> [What to work on]: Go through the data below and copy each line where the word "observes" occurs.

> [Working data]:
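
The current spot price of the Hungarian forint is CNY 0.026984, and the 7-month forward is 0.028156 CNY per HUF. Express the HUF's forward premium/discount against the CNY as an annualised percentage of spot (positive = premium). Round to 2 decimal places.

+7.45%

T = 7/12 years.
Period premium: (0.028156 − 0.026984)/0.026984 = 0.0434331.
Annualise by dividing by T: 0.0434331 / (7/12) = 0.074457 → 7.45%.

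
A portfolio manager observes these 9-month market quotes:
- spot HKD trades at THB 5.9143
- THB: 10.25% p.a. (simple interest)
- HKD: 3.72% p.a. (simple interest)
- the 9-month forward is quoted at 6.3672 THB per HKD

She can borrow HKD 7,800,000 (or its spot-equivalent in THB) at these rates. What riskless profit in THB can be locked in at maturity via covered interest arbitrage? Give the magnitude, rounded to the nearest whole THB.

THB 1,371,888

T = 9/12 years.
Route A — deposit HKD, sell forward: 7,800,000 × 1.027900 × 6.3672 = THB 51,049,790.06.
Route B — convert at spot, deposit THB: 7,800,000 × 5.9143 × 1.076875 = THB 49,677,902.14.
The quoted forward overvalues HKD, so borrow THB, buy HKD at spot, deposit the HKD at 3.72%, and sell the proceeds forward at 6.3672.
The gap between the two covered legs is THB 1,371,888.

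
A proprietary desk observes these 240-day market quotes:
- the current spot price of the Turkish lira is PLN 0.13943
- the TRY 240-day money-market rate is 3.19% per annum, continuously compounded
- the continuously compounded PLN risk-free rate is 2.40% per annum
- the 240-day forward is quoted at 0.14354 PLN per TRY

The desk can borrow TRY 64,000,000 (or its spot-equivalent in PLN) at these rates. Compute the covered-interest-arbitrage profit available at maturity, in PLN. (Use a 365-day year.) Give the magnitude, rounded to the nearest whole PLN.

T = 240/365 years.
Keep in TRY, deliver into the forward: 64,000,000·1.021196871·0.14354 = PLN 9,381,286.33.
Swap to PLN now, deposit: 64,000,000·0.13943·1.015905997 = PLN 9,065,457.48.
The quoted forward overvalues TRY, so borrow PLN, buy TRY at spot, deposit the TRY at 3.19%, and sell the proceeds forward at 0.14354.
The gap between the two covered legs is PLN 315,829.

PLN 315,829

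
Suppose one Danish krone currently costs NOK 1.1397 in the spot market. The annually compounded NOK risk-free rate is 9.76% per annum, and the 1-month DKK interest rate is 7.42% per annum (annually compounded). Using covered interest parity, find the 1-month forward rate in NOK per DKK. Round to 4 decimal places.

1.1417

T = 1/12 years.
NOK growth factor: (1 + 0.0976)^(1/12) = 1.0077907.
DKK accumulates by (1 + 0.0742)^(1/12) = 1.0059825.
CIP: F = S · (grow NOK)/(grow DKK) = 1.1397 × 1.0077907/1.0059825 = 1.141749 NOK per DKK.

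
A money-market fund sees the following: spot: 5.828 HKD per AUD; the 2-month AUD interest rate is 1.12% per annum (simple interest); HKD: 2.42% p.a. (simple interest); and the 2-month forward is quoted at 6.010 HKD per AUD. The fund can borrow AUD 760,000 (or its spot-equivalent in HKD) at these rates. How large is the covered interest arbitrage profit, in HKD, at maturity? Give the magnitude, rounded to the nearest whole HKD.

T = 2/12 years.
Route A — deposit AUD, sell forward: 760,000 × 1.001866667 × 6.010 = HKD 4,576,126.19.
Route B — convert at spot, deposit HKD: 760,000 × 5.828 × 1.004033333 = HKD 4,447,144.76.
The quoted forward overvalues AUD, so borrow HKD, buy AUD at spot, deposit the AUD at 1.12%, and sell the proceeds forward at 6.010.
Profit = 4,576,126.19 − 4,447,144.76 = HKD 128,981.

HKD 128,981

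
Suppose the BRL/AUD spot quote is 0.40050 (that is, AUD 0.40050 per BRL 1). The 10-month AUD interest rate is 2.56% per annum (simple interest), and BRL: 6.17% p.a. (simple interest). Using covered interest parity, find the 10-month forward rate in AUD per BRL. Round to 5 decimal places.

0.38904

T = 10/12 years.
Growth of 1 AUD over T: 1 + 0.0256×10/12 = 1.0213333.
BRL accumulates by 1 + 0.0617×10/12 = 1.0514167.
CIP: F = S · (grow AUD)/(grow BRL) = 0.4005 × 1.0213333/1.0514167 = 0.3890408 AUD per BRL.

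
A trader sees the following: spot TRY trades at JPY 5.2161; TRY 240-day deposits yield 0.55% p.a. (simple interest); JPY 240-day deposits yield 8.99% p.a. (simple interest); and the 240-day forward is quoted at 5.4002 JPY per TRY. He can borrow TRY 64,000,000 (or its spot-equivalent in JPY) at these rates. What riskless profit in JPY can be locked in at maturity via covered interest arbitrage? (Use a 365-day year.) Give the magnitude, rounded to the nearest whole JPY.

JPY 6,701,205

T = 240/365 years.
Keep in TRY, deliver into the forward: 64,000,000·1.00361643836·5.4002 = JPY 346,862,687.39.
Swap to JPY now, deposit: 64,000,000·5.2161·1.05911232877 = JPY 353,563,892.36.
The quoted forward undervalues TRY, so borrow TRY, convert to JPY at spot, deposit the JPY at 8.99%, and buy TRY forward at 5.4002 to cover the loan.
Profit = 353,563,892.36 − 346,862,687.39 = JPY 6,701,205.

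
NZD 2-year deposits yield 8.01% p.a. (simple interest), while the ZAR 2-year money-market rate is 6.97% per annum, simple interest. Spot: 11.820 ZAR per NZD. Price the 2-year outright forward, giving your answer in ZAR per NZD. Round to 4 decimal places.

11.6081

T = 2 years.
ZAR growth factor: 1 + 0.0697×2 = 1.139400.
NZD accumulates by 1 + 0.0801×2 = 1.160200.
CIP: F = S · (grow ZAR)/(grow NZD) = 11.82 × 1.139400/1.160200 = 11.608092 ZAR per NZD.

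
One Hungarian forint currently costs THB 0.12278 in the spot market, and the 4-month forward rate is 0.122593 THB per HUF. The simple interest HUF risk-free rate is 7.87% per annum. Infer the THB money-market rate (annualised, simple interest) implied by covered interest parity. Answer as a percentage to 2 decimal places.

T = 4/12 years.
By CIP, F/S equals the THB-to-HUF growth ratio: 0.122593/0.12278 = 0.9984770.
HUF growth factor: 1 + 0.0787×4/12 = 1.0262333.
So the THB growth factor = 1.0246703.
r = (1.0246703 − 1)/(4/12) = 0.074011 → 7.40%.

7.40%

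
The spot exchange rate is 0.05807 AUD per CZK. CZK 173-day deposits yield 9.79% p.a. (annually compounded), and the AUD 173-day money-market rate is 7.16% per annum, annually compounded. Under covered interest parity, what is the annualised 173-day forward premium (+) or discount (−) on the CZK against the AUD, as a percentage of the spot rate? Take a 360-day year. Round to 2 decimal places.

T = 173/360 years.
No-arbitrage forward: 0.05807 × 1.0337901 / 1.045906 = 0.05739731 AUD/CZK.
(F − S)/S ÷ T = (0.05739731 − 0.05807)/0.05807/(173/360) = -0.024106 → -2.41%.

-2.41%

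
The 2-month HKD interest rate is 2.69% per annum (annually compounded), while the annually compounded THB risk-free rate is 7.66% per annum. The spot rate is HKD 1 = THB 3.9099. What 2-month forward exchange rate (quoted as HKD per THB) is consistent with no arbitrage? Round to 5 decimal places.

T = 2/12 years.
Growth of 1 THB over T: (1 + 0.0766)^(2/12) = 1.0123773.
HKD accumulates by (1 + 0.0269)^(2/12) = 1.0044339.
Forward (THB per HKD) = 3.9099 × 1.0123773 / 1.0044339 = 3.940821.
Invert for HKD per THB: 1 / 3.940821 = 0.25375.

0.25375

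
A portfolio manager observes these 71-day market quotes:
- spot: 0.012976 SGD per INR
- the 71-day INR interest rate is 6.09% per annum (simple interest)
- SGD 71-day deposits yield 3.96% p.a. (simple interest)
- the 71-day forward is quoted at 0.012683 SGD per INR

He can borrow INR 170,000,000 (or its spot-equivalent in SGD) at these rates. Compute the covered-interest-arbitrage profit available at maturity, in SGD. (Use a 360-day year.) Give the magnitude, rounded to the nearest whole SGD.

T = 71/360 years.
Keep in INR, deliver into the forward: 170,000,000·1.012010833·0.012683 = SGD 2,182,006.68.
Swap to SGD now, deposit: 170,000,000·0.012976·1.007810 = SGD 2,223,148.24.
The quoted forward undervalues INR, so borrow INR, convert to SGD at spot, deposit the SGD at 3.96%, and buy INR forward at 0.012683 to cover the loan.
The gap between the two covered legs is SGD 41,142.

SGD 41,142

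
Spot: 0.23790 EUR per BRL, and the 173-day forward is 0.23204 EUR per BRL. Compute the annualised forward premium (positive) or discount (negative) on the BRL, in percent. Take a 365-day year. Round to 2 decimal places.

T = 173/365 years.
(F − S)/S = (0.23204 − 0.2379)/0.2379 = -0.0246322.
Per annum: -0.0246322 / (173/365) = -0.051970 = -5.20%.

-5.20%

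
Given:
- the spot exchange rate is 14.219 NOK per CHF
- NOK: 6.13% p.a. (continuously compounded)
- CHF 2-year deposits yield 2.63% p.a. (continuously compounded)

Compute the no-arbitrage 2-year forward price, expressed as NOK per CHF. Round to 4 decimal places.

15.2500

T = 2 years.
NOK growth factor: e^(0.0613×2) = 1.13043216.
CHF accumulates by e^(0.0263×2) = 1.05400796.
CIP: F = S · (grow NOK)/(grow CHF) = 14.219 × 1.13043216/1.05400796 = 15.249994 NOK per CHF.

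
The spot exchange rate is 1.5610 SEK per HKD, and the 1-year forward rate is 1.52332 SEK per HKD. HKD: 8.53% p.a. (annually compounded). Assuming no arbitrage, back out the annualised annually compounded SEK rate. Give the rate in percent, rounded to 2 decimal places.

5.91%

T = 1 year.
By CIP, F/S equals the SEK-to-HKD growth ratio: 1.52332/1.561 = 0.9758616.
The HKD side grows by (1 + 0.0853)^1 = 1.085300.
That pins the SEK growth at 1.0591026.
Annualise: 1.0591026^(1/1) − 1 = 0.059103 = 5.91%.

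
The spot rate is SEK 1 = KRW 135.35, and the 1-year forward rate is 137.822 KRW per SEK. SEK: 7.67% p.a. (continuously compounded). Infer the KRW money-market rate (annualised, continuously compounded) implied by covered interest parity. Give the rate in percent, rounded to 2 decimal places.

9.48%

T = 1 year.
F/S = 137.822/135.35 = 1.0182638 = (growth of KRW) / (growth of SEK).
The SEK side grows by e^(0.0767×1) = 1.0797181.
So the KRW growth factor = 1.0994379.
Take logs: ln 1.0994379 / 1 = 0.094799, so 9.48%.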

> [Solved problem]:
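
A portfolio manager observes these 9-month market quotes:
A proprietary desk observes these 240-day market quotes:
A portfolio manager observes these 71-day market quotes: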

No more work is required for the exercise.